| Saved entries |
::::::::::
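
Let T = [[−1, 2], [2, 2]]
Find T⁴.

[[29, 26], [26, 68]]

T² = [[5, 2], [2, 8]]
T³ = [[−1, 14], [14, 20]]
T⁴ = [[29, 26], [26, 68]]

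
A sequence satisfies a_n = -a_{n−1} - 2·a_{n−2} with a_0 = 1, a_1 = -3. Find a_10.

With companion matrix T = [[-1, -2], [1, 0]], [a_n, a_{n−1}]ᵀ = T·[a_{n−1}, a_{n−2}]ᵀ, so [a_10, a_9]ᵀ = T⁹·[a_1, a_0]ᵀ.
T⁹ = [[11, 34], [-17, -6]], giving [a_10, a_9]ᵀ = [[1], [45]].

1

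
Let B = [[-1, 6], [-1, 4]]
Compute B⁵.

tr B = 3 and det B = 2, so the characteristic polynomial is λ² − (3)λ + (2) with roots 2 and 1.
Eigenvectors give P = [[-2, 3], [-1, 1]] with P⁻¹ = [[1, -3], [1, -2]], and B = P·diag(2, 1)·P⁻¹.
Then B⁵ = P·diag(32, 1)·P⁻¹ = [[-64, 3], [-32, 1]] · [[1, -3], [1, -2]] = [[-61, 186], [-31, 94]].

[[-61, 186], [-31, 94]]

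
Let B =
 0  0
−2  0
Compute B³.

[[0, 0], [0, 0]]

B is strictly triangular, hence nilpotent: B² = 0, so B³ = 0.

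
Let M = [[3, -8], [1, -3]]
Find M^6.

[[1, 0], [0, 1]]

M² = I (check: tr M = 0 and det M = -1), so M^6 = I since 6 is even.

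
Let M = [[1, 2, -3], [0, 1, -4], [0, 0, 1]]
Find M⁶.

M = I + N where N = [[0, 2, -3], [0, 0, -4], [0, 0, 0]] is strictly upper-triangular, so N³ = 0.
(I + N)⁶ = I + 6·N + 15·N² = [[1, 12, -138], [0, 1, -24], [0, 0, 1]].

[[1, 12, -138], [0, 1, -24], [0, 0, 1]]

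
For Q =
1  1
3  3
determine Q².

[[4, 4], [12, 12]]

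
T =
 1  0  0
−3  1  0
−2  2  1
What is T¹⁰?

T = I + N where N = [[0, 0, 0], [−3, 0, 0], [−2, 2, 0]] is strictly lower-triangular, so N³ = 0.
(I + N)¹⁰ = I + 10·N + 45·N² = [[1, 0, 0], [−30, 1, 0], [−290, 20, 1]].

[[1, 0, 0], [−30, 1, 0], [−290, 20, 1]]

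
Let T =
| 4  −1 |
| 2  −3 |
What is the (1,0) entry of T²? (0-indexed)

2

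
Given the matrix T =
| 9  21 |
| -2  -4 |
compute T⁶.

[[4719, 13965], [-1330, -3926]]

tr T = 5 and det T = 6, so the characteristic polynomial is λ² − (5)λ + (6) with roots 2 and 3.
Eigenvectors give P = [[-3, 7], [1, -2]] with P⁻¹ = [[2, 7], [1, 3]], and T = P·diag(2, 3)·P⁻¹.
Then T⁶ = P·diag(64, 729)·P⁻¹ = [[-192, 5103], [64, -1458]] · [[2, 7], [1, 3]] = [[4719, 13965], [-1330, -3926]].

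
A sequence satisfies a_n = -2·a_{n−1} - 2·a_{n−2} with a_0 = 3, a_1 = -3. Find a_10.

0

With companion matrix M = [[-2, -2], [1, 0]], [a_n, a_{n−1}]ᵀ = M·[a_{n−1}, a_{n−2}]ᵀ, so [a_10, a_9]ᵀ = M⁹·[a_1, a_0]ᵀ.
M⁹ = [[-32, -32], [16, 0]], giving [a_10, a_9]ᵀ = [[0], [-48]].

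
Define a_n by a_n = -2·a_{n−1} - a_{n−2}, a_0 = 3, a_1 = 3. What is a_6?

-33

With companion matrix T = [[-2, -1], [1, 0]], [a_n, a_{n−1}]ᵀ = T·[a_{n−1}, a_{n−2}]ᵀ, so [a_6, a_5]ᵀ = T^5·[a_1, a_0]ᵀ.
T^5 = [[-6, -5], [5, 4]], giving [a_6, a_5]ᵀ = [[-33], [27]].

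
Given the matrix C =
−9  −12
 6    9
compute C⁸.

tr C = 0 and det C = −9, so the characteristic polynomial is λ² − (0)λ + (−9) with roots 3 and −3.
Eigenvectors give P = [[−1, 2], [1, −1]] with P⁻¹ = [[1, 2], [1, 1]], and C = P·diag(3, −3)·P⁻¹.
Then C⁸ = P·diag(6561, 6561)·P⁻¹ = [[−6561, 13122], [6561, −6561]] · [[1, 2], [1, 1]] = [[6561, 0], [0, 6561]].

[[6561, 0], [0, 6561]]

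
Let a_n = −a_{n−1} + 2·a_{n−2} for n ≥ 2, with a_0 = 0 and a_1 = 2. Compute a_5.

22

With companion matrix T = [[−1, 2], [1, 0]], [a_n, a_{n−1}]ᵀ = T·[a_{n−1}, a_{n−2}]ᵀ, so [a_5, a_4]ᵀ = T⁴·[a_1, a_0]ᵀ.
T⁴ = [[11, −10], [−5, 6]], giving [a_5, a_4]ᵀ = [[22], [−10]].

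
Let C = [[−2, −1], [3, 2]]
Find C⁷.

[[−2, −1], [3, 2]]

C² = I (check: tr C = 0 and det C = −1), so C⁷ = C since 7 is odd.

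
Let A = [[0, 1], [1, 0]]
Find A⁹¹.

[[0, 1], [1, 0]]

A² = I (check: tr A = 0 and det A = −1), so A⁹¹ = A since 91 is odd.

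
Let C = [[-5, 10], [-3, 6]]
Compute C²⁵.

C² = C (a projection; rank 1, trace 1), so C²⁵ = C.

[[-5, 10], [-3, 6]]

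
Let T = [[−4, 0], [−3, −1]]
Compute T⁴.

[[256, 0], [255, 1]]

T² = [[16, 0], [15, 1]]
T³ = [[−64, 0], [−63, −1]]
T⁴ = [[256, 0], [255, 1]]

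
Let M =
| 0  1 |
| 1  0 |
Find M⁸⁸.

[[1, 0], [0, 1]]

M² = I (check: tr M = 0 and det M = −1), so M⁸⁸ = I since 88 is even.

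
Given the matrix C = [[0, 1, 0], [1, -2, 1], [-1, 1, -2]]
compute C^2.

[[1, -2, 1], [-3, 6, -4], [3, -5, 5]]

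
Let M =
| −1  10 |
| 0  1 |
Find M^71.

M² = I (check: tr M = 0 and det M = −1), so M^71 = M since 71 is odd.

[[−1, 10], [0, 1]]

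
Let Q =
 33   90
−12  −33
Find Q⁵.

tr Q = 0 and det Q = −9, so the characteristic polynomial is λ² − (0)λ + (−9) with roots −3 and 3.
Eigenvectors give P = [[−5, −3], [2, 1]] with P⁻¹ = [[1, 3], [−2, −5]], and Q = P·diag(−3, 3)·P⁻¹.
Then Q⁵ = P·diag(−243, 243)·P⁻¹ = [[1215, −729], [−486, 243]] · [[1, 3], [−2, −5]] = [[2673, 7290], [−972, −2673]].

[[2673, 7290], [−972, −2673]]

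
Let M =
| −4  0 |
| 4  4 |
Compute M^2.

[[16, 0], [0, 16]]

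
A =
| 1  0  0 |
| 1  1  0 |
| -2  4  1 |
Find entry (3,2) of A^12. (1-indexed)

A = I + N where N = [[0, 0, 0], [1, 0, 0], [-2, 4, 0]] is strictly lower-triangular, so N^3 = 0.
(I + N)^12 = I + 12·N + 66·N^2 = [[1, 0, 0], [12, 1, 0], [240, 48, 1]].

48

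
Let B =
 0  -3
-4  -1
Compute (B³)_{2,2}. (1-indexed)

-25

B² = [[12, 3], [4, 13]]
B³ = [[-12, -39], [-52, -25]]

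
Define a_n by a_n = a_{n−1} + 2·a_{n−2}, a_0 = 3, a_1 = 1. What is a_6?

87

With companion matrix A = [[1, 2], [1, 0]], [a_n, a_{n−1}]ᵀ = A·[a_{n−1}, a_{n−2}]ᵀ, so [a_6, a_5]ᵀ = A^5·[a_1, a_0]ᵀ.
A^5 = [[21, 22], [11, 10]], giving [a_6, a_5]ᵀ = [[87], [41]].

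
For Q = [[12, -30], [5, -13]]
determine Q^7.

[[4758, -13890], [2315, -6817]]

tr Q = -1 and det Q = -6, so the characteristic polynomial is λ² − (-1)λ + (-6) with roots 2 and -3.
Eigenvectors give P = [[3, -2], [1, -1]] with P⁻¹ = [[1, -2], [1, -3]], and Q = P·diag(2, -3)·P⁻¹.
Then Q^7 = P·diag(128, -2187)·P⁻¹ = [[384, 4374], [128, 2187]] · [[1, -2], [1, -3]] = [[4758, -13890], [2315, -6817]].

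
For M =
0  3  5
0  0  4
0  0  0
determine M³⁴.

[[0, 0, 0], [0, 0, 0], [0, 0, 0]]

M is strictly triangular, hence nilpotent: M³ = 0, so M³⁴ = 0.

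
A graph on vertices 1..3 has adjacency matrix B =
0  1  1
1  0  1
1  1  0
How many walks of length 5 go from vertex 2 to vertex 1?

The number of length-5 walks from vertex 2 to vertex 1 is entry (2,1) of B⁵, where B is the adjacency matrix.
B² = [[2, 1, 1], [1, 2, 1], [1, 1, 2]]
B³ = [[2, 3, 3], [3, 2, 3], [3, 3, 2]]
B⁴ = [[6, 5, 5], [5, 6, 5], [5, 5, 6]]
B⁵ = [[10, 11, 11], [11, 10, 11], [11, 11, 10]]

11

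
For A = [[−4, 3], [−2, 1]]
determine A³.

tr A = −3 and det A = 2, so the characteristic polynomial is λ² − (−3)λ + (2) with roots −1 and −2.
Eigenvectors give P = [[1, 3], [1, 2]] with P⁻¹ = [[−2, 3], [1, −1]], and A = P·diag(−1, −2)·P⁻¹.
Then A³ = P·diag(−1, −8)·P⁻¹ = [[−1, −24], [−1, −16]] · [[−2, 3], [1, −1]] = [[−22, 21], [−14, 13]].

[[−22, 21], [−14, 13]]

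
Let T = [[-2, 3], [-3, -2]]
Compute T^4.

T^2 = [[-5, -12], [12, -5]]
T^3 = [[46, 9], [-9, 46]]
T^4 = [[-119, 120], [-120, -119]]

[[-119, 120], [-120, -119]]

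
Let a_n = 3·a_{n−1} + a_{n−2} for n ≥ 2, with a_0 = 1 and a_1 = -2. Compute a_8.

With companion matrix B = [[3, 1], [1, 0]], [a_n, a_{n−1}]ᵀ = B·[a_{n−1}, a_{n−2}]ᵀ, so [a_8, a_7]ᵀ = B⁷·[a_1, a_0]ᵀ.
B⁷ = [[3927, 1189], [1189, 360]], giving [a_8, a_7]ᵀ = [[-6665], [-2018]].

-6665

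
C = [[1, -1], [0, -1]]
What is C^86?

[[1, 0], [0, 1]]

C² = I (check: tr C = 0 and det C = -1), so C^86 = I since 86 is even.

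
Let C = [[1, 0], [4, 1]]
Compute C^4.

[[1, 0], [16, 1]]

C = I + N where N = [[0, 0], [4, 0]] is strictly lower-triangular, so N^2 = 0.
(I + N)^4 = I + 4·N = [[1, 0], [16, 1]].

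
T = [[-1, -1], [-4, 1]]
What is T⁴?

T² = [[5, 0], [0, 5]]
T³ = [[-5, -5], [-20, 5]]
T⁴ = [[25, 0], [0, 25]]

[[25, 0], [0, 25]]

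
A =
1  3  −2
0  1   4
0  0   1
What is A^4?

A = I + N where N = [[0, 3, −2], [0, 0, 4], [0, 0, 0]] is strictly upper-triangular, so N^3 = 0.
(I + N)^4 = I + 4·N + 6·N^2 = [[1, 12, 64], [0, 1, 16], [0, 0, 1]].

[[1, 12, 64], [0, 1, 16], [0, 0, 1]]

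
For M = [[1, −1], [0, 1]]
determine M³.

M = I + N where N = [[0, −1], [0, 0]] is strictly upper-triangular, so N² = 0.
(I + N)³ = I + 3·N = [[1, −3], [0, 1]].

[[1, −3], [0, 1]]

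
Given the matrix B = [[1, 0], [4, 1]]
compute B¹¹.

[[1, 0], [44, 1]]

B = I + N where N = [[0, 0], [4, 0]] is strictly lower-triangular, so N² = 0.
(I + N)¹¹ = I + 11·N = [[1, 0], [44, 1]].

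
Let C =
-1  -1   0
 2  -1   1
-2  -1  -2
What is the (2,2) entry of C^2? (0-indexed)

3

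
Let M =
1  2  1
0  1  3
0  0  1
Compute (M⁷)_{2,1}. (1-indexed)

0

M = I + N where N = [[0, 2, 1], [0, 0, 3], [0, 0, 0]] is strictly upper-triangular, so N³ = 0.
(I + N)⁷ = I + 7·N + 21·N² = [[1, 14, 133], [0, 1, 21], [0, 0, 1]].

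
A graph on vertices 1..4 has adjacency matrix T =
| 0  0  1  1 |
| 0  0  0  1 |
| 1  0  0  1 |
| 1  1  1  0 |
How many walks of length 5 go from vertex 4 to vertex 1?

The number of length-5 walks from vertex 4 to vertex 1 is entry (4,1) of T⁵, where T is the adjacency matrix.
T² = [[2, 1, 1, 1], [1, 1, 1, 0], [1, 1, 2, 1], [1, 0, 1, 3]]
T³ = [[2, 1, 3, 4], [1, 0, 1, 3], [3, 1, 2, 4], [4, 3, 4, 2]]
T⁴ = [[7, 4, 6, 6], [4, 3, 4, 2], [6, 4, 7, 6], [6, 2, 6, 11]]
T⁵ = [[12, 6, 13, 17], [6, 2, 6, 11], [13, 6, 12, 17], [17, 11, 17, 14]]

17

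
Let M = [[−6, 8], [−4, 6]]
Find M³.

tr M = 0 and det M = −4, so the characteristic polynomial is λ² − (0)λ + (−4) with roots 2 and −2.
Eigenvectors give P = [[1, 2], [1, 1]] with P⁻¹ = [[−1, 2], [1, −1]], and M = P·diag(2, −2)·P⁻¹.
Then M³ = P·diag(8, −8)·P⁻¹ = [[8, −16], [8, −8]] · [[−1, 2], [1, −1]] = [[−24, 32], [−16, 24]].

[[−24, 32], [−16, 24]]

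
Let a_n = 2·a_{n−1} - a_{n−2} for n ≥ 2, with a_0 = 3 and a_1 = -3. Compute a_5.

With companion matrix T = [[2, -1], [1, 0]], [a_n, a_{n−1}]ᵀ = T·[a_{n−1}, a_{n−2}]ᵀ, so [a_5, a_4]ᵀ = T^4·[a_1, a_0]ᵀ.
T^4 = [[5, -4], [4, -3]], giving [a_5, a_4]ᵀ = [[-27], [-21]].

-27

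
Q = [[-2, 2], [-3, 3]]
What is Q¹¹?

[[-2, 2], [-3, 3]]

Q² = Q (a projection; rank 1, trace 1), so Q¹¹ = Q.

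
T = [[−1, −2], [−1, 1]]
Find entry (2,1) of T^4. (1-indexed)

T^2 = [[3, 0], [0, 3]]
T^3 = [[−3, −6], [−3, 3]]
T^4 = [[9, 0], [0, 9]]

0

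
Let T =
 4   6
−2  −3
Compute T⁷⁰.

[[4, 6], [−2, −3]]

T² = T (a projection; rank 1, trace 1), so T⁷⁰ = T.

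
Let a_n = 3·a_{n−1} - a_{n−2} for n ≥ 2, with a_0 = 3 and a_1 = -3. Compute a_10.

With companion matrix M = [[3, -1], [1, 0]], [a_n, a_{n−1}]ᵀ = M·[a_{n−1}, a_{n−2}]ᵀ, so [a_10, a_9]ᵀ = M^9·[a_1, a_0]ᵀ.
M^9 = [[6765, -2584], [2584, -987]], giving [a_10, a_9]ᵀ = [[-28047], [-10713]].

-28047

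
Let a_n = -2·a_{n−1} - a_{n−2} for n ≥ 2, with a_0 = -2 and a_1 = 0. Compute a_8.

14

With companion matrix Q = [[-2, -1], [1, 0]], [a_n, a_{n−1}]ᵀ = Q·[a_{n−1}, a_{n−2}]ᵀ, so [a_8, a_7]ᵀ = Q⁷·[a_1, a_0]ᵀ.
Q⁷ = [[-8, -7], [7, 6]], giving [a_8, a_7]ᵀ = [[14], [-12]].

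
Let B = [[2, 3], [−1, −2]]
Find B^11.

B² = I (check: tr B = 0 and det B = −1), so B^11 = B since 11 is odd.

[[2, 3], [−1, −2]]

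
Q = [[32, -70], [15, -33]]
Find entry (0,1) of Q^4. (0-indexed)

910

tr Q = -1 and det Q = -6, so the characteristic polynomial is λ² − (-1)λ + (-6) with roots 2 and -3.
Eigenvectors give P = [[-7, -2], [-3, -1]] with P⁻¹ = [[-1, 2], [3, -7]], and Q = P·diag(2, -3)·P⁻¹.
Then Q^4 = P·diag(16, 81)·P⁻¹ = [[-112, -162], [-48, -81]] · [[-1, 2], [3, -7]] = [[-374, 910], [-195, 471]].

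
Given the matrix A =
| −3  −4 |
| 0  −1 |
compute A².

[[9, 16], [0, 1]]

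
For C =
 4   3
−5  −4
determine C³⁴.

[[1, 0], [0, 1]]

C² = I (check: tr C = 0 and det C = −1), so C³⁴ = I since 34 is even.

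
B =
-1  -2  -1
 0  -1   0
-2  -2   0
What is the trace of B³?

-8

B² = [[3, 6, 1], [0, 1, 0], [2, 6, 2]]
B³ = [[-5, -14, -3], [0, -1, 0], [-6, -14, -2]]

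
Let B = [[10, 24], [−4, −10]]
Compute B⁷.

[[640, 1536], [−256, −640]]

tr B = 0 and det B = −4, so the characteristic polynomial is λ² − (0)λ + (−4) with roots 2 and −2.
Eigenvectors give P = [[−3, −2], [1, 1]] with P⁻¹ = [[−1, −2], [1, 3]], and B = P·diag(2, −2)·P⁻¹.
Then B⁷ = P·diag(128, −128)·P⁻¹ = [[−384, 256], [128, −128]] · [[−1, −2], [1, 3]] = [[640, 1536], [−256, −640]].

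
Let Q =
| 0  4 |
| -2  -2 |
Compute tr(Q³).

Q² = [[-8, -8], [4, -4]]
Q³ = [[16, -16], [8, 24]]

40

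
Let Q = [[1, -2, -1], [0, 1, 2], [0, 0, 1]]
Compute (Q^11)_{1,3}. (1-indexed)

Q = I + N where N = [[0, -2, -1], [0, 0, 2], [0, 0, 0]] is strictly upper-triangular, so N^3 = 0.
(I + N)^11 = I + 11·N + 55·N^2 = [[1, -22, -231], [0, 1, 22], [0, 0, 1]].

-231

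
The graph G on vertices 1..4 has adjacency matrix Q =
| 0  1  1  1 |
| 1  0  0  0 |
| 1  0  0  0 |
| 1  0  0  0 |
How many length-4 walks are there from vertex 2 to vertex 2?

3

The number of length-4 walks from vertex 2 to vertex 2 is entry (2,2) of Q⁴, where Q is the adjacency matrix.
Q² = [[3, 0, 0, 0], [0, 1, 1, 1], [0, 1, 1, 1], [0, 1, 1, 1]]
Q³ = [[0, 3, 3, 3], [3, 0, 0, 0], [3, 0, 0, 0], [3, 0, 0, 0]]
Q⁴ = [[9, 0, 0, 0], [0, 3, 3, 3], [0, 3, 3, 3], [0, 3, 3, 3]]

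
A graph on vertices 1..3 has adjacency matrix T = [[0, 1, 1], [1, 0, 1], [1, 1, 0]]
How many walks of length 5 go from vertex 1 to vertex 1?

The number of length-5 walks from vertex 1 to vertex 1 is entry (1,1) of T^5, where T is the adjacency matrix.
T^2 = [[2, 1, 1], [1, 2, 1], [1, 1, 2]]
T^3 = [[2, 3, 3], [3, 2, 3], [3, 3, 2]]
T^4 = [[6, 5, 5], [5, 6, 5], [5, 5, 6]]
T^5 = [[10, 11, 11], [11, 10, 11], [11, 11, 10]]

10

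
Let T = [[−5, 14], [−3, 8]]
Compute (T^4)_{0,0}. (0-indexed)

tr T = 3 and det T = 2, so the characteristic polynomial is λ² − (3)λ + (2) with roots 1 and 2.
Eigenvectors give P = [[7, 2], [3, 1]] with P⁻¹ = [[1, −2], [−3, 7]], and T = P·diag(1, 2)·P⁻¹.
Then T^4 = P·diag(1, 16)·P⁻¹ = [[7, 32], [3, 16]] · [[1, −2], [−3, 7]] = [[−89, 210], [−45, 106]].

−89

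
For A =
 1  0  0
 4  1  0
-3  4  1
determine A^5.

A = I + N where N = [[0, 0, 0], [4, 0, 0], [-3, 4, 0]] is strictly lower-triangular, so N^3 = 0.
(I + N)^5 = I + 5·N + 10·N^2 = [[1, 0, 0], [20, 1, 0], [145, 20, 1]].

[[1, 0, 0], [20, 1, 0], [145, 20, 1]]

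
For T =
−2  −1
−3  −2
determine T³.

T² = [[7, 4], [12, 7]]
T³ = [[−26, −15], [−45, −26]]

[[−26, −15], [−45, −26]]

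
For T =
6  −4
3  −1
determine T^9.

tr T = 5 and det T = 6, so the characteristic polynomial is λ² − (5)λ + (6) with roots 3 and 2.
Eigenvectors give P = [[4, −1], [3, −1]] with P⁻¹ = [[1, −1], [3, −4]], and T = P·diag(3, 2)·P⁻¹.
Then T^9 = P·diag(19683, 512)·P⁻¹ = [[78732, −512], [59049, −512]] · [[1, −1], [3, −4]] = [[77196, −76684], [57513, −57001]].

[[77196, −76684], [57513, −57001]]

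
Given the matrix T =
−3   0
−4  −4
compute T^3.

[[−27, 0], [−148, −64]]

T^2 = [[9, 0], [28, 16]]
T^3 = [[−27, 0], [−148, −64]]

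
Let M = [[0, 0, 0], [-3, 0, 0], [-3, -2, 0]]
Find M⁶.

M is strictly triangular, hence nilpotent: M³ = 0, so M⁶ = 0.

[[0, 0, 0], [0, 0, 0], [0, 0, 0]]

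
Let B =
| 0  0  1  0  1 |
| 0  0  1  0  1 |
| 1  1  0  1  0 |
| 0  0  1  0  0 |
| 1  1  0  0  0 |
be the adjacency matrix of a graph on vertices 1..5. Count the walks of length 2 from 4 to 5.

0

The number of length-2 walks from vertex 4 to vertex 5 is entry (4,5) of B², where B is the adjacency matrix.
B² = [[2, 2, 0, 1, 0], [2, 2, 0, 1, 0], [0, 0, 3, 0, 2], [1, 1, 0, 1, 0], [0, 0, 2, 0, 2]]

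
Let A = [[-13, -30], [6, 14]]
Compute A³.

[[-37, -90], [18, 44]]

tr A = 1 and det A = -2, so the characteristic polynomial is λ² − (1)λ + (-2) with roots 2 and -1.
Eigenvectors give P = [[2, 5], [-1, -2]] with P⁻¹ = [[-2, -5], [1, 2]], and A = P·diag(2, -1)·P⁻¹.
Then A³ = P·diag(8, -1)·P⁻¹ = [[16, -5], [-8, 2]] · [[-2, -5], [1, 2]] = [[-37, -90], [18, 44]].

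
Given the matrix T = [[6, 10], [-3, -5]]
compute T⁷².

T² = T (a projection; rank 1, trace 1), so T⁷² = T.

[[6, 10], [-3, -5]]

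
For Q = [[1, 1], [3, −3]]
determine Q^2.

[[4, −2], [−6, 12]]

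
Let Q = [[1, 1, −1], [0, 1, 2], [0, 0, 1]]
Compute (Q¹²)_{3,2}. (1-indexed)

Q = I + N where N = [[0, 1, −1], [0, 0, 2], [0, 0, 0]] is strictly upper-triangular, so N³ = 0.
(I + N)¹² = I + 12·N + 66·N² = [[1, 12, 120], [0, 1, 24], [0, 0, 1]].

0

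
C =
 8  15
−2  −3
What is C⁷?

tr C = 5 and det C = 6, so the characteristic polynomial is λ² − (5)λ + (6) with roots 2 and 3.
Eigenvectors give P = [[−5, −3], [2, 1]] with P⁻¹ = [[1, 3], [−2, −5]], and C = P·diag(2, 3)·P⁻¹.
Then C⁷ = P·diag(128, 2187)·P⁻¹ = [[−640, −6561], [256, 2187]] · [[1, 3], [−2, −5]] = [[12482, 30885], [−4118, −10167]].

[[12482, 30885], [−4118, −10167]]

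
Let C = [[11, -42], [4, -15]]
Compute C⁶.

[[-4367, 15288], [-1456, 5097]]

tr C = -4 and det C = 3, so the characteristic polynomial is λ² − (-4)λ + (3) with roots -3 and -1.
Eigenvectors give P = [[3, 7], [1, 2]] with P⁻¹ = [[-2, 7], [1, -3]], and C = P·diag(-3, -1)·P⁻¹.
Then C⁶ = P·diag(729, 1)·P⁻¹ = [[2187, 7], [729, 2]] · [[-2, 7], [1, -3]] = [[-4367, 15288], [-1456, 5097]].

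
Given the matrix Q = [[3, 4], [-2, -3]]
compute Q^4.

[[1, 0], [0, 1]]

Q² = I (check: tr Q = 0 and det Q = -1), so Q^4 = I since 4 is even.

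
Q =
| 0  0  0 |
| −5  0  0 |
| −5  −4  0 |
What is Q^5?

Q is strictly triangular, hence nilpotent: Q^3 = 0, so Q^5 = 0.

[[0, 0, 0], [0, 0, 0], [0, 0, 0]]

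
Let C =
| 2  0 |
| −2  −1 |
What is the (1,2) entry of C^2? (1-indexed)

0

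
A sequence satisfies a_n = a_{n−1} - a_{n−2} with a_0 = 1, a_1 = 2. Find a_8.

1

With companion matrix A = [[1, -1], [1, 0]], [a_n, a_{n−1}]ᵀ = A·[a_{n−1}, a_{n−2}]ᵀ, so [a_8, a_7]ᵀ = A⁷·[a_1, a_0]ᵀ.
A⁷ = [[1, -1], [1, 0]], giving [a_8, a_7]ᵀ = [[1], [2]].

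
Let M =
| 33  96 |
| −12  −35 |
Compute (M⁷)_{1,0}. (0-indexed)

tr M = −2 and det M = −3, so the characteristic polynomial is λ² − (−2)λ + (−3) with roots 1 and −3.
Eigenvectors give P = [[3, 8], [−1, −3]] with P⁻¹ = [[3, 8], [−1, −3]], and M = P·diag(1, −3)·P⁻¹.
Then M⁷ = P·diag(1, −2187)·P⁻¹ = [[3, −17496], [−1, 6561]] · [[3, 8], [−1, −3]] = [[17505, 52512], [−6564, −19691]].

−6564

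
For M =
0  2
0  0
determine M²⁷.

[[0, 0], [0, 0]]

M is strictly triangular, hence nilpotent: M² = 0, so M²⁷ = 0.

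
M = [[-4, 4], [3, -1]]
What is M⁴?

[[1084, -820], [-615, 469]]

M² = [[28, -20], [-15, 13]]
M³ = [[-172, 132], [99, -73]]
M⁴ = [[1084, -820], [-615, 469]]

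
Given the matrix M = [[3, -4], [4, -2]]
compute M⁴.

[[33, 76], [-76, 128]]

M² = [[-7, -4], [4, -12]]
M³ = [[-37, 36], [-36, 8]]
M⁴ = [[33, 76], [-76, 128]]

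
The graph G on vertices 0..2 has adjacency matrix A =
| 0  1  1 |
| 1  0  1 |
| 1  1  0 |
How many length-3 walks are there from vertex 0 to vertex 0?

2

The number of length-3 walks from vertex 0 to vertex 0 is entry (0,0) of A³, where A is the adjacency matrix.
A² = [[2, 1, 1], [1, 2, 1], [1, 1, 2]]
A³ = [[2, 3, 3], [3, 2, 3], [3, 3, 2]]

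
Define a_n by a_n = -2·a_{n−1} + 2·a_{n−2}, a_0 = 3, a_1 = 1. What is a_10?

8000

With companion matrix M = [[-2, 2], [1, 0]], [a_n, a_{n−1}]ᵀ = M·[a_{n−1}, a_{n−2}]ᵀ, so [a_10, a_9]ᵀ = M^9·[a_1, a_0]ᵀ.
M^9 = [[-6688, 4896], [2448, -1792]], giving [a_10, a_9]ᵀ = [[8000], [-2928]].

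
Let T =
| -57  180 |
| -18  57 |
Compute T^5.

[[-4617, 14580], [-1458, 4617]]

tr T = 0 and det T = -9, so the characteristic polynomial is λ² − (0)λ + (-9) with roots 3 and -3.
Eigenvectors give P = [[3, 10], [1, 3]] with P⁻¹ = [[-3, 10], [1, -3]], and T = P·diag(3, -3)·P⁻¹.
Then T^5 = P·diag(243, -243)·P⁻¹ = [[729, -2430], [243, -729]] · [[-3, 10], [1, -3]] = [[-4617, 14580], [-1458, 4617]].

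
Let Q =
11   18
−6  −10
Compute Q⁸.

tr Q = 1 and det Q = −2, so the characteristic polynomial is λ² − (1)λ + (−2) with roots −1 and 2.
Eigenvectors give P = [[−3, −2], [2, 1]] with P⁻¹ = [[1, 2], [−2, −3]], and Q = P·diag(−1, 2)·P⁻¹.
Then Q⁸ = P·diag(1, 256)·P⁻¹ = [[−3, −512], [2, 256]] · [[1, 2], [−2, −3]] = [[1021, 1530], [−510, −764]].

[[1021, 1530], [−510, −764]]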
::::::::::
| Work item |
Check which lines of the entries hold the word "Given", then please give only how many there are.

| Exercise answer |
9